◆ EXTRACTED RECORDS:
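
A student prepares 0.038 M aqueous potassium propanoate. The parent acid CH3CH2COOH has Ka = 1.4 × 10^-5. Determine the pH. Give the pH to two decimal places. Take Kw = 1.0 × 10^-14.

CH3CH2COO- is the conjugate base of the weak acid CH3CH2COOH.
Kb = Kw/Ka = 1.0×10^-14 / 1.4 × 10^-5 = 7.14 × 10^-10
Kb = [OH-]²/(0.038 − [OH-]) = 7.14 × 10^-10
Assume [OH-] ≪ 0.038: [OH-] ≈ √(7.14 × 10^-10 × 0.038) = 5.21 × 10^-6 M
pOH = 5.28, so pH = 14.00 − pOH = 8.72

pH = 8.72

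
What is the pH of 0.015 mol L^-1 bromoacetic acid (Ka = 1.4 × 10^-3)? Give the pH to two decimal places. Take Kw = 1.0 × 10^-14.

BrCH2COOH ⇌ BrCH2COO- + H+
Let x = [H+] at equilibrium. Ka = x²/(0.015 − x).
Here C₀/Ka ≈ 10.7, so the small-x approximation fails. Use the quadratic:
x = [−0.0014 + √(0.0014² + 8.4e-05)]/2 = 3.94 × 10^-3 M
pH = −log(3.94 × 10^-3) = 2.40

pH = 2.40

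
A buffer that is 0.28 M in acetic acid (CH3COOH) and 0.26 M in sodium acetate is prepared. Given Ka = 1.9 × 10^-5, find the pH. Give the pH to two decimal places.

pH = 4.69

pKa = −log(1.9 × 10^-5) = 4.721
pH = pKa + log([A⁻]/[HA]) = 4.721 + log(0.26/0.28)
pH = 4.721 + (-0.032) = 4.69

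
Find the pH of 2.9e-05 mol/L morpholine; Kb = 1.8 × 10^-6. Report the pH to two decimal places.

C4H8ONH + H2O ⇌ C4H8ONH2+ + OH-
Let x = [OH-] at equilibrium. Kb = x²/(2.9e-05 − x).
Here C₀/Kb ≈ 16.1, so the small-x approximation fails. Use the quadratic:
x = (−Kb + √(Kb² + 4·Kb·C₀))/2 = 6.38 × 10^-6 M
pOH = 5.20, so pH = 14.00 − pOH = 8.80

pH = 8.80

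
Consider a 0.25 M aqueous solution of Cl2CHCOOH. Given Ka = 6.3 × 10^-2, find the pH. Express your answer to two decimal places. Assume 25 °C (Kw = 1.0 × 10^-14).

Cl2CHCOOH ⇌ Cl2CHCOO- + H+
Ka = x²/(0.25 − x) = 6.3 × 10^-2
Here C₀/Ka ≈ 3.97, so the small-x approximation fails. Use the quadratic:
x = [−0.063 + √(0.063² + 0.063)]/2 = 9.79 × 10^-2 M
pH = −log(9.79 × 10^-2) = 1.01

pH = 1.01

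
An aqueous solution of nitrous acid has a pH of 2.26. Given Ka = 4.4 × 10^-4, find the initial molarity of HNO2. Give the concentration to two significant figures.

C₀ = 7.4 × 10^-2 M

[H+] = 10^(-2.26) = 5.50 × 10^-3 M = x
Ka = x²/(C₀ − x) ⇒ C₀ = x + x²/Ka
C₀ = 5.50 × 10^-3 + (5.50 × 10^-3)²/(4.4 × 10^-4) = 7.42 × 10^-2 M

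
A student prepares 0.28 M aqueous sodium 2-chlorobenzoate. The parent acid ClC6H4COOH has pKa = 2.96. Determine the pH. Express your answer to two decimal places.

ClC6H4COO- is the conjugate base of the weak acid ClC6H4COOH.
Ka = 10^(−2.96) = 1.10 × 10^-3
Kb = Kw/Ka = 1.0×10^-14 / 1.10 × 10^-3 = 9.09 × 10^-12
Kb = [OH-]²/(0.28 − [OH-]) = 9.09 × 10^-12
Neglecting [OH-] in the denominator: [OH-] = √(9.09 × 10^-12 × 0.28) = 1.60 × 10^-6 M
([OH-]/C₀ = 0.00057% < 5%, so the approximation holds.)
pOH = 5.80, so pH = 14.00 − pOH = 8.20

pH = 8.20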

◆ REQUIRED ACTION:
Write out again, exactly as they appear above, the lines from the one containing "A student prepares 0.28" to the final line, and only those.

◆ REPLY TO THE EXERCISE:
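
A student prepares 0.28 M aqueous sodium 2-chlorobenzoate. The parent acid ClC6H4COOH has pKa = 2.96. Determine the pH. Express your answer to two decimal places.

ClC6H4COO- is the conjugate base of the weak acid ClC6H4COOH.
Ka = 10^(−2.96) = 1.10 × 10^-3
Kb = Kw/Ka = 1.0×10^-14 / 1.10 × 10^-3 = 9.09 × 10^-12
Kb = [OH-]²/(0.28 − [OH-]) = 9.09 × 10^-12
Neglecting [OH-] in the denominator: [OH-] = √(9.09 × 10^-12 × 0.28) = 1.60 × 10^-6 M
([OH-]/C₀ = 0.00057% < 5%, so the approximation holds.)
pOH = 5.80, so pH = 14.00 − pOH = 8.20

pH = 8.20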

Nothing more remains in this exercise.